About this exercise:
Could you write out each of the records below exactly?

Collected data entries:
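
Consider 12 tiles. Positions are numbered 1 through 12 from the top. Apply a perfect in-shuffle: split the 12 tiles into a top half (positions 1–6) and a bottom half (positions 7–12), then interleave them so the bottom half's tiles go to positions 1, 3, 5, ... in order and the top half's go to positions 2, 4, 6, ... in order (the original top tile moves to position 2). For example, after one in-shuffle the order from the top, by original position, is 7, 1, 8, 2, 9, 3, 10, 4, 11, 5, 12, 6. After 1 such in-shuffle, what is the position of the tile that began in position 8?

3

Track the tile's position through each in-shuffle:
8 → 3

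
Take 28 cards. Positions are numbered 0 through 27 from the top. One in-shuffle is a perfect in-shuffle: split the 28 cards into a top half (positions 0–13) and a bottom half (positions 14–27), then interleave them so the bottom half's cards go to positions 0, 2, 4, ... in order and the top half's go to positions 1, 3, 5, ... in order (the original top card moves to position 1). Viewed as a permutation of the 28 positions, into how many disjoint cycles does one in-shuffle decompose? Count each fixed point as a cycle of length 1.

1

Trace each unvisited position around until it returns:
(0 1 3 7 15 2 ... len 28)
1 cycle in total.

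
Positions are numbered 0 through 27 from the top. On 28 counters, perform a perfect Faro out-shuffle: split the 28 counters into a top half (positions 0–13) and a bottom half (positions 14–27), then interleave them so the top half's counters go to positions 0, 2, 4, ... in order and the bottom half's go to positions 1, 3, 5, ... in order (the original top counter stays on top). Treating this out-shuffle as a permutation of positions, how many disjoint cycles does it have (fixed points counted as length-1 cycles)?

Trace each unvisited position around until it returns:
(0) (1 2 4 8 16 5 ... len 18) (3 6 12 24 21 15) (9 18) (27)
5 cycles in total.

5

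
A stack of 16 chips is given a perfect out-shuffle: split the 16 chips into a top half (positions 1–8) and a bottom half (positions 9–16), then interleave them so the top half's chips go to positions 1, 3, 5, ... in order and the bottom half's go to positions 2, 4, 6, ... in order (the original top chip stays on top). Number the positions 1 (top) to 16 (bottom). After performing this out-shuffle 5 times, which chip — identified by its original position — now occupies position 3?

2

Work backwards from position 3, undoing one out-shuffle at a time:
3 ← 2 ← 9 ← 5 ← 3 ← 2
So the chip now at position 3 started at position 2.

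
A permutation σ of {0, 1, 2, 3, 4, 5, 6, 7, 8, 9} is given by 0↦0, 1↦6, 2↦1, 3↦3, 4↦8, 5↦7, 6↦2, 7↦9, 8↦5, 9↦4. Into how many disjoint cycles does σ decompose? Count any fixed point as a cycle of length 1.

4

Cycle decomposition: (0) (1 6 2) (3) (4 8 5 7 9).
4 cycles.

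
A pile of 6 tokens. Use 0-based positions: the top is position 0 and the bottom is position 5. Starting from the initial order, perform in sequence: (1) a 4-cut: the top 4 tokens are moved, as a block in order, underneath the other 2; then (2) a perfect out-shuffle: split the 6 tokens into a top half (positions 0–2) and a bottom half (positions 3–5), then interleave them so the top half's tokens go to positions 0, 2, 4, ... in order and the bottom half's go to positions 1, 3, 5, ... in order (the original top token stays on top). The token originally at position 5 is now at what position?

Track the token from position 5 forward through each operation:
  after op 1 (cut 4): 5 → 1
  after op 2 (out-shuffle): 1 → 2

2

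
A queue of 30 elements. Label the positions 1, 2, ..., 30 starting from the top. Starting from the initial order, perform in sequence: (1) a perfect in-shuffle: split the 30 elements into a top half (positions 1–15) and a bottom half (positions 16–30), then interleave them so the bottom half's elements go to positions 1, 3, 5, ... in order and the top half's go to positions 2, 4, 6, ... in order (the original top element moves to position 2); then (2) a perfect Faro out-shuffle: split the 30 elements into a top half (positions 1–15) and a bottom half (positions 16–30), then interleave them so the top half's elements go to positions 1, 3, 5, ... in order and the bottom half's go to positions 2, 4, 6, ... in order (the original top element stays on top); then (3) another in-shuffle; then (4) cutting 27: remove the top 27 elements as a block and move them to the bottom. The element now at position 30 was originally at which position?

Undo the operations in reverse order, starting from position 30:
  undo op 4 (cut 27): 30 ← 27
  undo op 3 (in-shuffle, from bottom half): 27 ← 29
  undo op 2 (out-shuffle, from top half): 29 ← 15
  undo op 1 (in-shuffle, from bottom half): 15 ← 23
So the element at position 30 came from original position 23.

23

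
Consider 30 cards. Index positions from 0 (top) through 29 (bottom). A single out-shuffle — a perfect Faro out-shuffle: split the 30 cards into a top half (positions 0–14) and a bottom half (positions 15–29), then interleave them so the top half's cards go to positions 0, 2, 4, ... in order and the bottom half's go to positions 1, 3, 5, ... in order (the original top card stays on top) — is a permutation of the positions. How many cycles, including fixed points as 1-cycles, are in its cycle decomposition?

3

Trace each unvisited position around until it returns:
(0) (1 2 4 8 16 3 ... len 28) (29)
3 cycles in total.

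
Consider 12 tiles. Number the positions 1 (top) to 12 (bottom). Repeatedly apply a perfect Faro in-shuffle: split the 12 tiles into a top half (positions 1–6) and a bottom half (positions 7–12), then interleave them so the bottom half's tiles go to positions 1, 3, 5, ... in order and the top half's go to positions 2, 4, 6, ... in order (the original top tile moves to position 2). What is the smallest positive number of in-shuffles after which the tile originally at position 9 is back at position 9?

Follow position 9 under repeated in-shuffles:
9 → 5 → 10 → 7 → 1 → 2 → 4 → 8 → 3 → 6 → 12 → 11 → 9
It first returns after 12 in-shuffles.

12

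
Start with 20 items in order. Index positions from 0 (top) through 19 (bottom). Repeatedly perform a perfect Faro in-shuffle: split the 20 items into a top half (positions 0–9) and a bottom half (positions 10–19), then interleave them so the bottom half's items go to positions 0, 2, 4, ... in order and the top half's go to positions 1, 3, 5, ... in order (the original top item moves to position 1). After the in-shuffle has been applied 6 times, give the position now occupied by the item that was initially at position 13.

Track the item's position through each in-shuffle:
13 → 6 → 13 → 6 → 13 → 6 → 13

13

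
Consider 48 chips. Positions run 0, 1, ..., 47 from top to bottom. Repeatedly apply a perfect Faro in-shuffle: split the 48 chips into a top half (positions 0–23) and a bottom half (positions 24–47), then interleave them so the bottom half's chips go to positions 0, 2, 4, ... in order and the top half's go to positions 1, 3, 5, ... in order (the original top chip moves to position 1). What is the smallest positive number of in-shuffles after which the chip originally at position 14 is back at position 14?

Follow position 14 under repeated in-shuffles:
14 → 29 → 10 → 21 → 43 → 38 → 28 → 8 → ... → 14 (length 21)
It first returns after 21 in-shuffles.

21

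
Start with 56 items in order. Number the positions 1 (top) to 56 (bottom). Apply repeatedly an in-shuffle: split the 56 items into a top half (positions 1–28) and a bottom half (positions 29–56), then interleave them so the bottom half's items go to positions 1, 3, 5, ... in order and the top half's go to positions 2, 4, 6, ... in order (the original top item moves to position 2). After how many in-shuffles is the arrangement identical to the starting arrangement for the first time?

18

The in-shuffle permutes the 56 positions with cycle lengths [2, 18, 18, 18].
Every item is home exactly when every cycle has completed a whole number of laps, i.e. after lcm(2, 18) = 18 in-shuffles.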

Exercise answer:
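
Consider 12 tiles. Positions are numbered 1 through 12 from the top. Apply a perfect in-shuffle: split the 12 tiles into a top half (positions 1–6) and a bottom half (positions 7–12), then interleave them so the bottom half's tiles go to positions 1, 3, 5, ... in order and the top half's go to positions 2, 4, 6, ... in order (the original top tile moves to position 2). For example, after one in-shuffle the order from the top, by original position, is 7, 1, 8, 2, 9, 3, 10, 4, 11, 5, 12, 6. After 1 such in-shuffle, what is the position of the tile that began in position 8?

3

Track the tile's position through each in-shuffle:
8 → 3

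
Take 28 cards. Positions are numbered 0 through 27 from the top. One in-shuffle is a perfect in-shuffle: split the 28 cards into a top half (positions 0–13) and a bottom half (positions 14–27), then interleave them so the bottom half's cards go to positions 0, 2, 4, ... in order and the top half's go to positions 1, 3, 5, ... in order (the original top card moves to position 1). Viewed as a permutation of the 28 positions, into how many disjoint cycles does one in-shuffle decompose? Count each fixed point as a cycle of length 1.

1

Trace each unvisited position around until it returns:
(0 1 3 7 15 2 ... len 28)
1 cycle in total.

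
Positions are numbered 0 through 27 from the top. On 28 counters, perform a perfect Faro out-shuffle: split the 28 counters into a top half (positions 0–13) and a bottom half (positions 14–27), then interleave them so the top half's counters go to positions 0, 2, 4, ... in order and the bottom half's go to positions 1, 3, 5, ... in order (the original top counter stays on top). Treating this out-shuffle as a permutation of positions, how many disjoint cycles does it have (fixed points counted as length-1 cycles)?

Trace each unvisited position around until it returns:
(0) (1 2 4 8 16 5 ... len 18) (3 6 12 24 21 15) (9 18) (27)
5 cycles in total.

5

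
A stack of 16 chips is given a perfect out-shuffle: split the 16 chips into a top half (positions 1–8) and a bottom half (positions 9–16), then interleave them so the top half's chips go to positions 1, 3, 5, ... in order and the bottom half's go to positions 2, 4, 6, ... in order (the original top chip stays on top). Number the positions 1 (top) to 16 (bottom). After performing this out-shuffle 5 times, which chip — identified by its original position — now occupies position 3?

2

Work backwards from position 3, undoing one out-shuffle at a time:
3 ← 2 ← 9 ← 5 ← 3 ← 2
So the chip now at position 3 started at position 2.

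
A permutation σ of {0, 1, 2, 3, 4, 5, 6, 7, 8, 9} is given by 0↦0, 1↦6, 2↦1, 3↦3, 4↦8, 5↦7, 6↦2, 7↦9, 8↦5, 9↦4. Into how many disjoint cycles does σ decompose? Count any fixed point as a cycle of length 1.

4

Cycle decomposition: (0) (1 6 2) (3) (4 8 5 7 9).
4 cycles.

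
A pile of 6 tokens. Use 0-based positions: the top is position 0 and the bottom is position 5. Starting from the initial order, perform in sequence: (1) a 4-cut: the top 4 tokens are moved, as a block in order, underneath the other 2; then (2) a perfect out-shuffle: split the 6 tokens into a top half (positions 0–2) and a bottom half (positions 3–5), then interleave them so the top half's tokens go to positions 0, 2, 4, ... in order and the bottom half's go to positions 1, 3, 5, ... in order (the original top token stays on top). The token originally at position 5 is now at what position?

Track the token from position 5 forward through each operation:
  after op 1 (cut 4): 5 → 1
  after op 2 (out-shuffle): 1 → 2

2

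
A queue of 30 elements. Label the positions 1, 2, ..., 30 starting from the top. Starting from the initial order, perform in sequence: (1) a perfect in-shuffle: split the 30 elements into a top half (positions 1–15) and a bottom half (positions 16–30), then interleave them so the bottom half's elements go to positions 1, 3, 5, ... in order and the top half's go to positions 2, 4, 6, ... in order (the original top element moves to position 2); then (2) a perfect Faro out-shuffle: split the 30 elements into a top half (positions 1–15) and a bottom half (positions 16–30), then interleave them so the top half's elements go to positions 1, 3, 5, ... in order and the bottom half's go to positions 2, 4, 6, ... in order (the original top element stays on top); then (3) another in-shuffle; then (4) cutting 27: remove the top 27 elements as a block and move them to the bottom. The element now at position 30 was originally at which position?

Undo the operations in reverse order, starting from position 30:
  undo op 4 (cut 27): 30 ← 27
  undo op 3 (in-shuffle, from bottom half): 27 ← 29
  undo op 2 (out-shuffle, from top half): 29 ← 15
  undo op 1 (in-shuffle, from bottom half): 15 ← 23
So the element at position 30 came from original position 23.

23

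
Consider 30 cards. Index positions from 0 (top) through 29 (bottom). A single out-shuffle — a perfect Faro out-shuffle: split the 30 cards into a top half (positions 0–14) and a bottom half (positions 15–29), then interleave them so the top half's cards go to positions 0, 2, 4, ... in order and the bottom half's go to positions 1, 3, 5, ... in order (the original top card stays on top) — is a permutation of the positions. How many cycles, including fixed points as 1-cycles, are in its cycle decomposition?

3

Trace each unvisited position around until it returns:
(0) (1 2 4 8 16 3 ... len 28) (29)
3 cycles in total.

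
Consider 12 tiles. Number the positions 1 (top) to 12 (bottom). Repeatedly apply a perfect Faro in-shuffle: split the 12 tiles into a top half (positions 1–6) and a bottom half (positions 7–12), then interleave them so the bottom half's tiles go to positions 1, 3, 5, ... in order and the top half's go to positions 2, 4, 6, ... in order (the original top tile moves to position 2). What is the smallest positive number of in-shuffles after which the tile originally at position 9 is back at position 9?

Follow position 9 under repeated in-shuffles:
9 → 5 → 10 → 7 → 1 → 2 → 4 → 8 → 3 → 6 → 12 → 11 → 9
It first returns after 12 in-shuffles.

12

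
Start with 20 items in order. Index positions from 0 (top) through 19 (bottom). Repeatedly perform a perfect Faro in-shuffle: split the 20 items into a top half (positions 0–9) and a bottom half (positions 10–19), then interleave them so the bottom half's items go to positions 0, 2, 4, ... in order and the top half's go to positions 1, 3, 5, ... in order (the original top item moves to position 1). After the in-shuffle has been applied 6 times, give the position now occupied by the item that was initially at position 13.

Track the item's position through each in-shuffle:
13 → 6 → 13 → 6 → 13 → 6 → 13

13

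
Consider 48 chips. Positions run 0, 1, ..., 47 from top to bottom. Repeatedly apply a perfect Faro in-shuffle: split the 48 chips into a top half (positions 0–23) and a bottom half (positions 24–47), then interleave them so the bottom half's chips go to positions 0, 2, 4, ... in order and the top half's go to positions 1, 3, 5, ... in order (the original top chip moves to position 1). What is the smallest positive number of in-shuffles after which the chip originally at position 14 is back at position 14?

Follow position 14 under repeated in-shuffles:
14 → 29 → 10 → 21 → 43 → 38 → 28 → 8 → ... → 14 (length 21)
It first returns after 21 in-shuffles.

21

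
Start with 56 items in order. Number the positions 1 (top) to 56 (bottom). Apply repeatedly an in-shuffle: split the 56 items into a top half (positions 1–28) and a bottom half (positions 29–56), then interleave them so the bottom half's items go to positions 1, 3, 5, ... in order and the top half's go to positions 2, 4, 6, ... in order (the original top item moves to position 2). After how many in-shuffles is the arrangement identical to the starting arrangement for the first time?

18

The in-shuffle permutes the 56 positions with cycle lengths [2, 18, 18, 18].
Every item is home exactly when every cycle has completed a whole number of laps, i.e. after lcm(2, 18) = 18 in-shuffles.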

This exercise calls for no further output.